YOUR TASK
Only one portion of the data is to be written out: from the line bearing "A 369.9 g sample" through the line bearing "(2) P4O10 + 6 H2O -> 4 H3PO4". Write it exactly as it appears.

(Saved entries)
....................

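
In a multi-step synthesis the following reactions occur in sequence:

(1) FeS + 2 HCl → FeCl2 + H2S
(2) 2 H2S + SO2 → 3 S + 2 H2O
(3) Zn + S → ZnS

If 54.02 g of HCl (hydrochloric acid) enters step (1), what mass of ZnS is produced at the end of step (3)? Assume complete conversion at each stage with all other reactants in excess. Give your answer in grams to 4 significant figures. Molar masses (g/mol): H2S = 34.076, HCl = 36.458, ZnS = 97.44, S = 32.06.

n(HCl) = 54.02 / 36.458 = 1.4817 mol.
Reaction (1): HCl→H2S ratio 2:1 ⇒ n(H2S) = 0.74085 mol.
Reaction (2): H2S→S ratio 2:3 ⇒ n(S) = 1.1113 mol.
Reaction (3): S→ZnS ratio 1:1 ⇒ n(ZnS) = 1.1113 mol.
Mass of ZnS = 1.1113 × 97.44 = 108.28 g.

108.3 g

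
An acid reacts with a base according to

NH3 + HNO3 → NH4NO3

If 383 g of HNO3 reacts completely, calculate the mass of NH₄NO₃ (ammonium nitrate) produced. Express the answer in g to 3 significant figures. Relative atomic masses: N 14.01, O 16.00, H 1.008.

M(HNO3) = 1.008 + 14.01 + 3(16.00) = 63.018 g/mol.
M(NH4NO3) = 2(14.01) + 4(1.008) + 3(16.00) = 80.052 g/mol.
n(HNO3) = 383.0 g / 63.018 g/mol = 6.078 mol.
From the equation the HNO3:NH4NO3 mole ratio is 1:1, so n(NH4NO3) = 6.078 × 1/1 = 6.078 mol.
Mass of NH4NO3 = 6.078 mol × 80.052 g/mol = 486.5 g.

487 g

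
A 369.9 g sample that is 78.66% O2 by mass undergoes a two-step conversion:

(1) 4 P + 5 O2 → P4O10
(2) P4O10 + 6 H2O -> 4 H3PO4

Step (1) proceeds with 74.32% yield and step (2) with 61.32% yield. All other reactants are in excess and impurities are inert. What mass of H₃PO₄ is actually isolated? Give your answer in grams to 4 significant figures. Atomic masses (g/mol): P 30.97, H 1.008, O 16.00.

Pure O2 = 369.9 × 0.7866 = 290.96 g.
M(O2) = 2(16.00) = 32.00 g/mol.
M(H3PO4) = 3(1.008) + 30.97 + 4(16.00) = 97.994 g/mol.
n(O2) = 290.96 / 32.00 = 9.0926 mol.
Step 1 (O2:P4O10 = 5:1): theoretical n(P4O10) = 1.8185 mol; at 74.32% yield, n(P4O10) = 1.3515 mol.
Step 2 (P4O10:H3PO4 = 1:4): theoretical n(H3PO4) = 5.4061 mol, so theoretical mass = 5.4061 × 97.994 = 529.77 g.
At 61.32% yield, actual mass of H3PO4 = 529.77 × 0.6132 = 324.85 g.

324.9 g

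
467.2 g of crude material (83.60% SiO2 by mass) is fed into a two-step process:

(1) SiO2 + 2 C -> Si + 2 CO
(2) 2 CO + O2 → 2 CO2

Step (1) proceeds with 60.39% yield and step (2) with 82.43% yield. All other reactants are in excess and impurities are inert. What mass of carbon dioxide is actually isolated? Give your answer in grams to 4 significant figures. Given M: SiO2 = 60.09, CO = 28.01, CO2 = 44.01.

284.8 g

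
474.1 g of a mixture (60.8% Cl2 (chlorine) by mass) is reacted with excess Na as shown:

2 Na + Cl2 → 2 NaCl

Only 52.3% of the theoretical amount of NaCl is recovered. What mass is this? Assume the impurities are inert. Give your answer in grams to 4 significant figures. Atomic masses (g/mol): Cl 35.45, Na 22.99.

Pure Cl2 available = 474.1 g × 0.608 = 288.25 g.
M(Cl2) = 2(35.45) = 70.90 g/mol.
M(NaCl) = 22.99 + 35.45 = 58.44 g/mol.
n(Cl2) = 288.25 g / 70.90 g/mol = 4.0656 mol.
From the equation the Cl2:NaCl mole ratio is 1:2, so n(NaCl) = 4.0656 × 2/1 = 8.1312 mol.
Mass of NaCl = 8.1312 mol × 58.44 g/mol = 475.19 g.
Actual mass collected = 475.19 g × 0.523 = 248.52 g.

248.5 g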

....................

RESPONSE AREA
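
A 369.9 g sample that is 78.66% O2 by mass undergoes a two-step conversion:

(1) 4 P + 5 O2 → P4O10
(2) P4O10 + 6 H2O -> 4 H3PO4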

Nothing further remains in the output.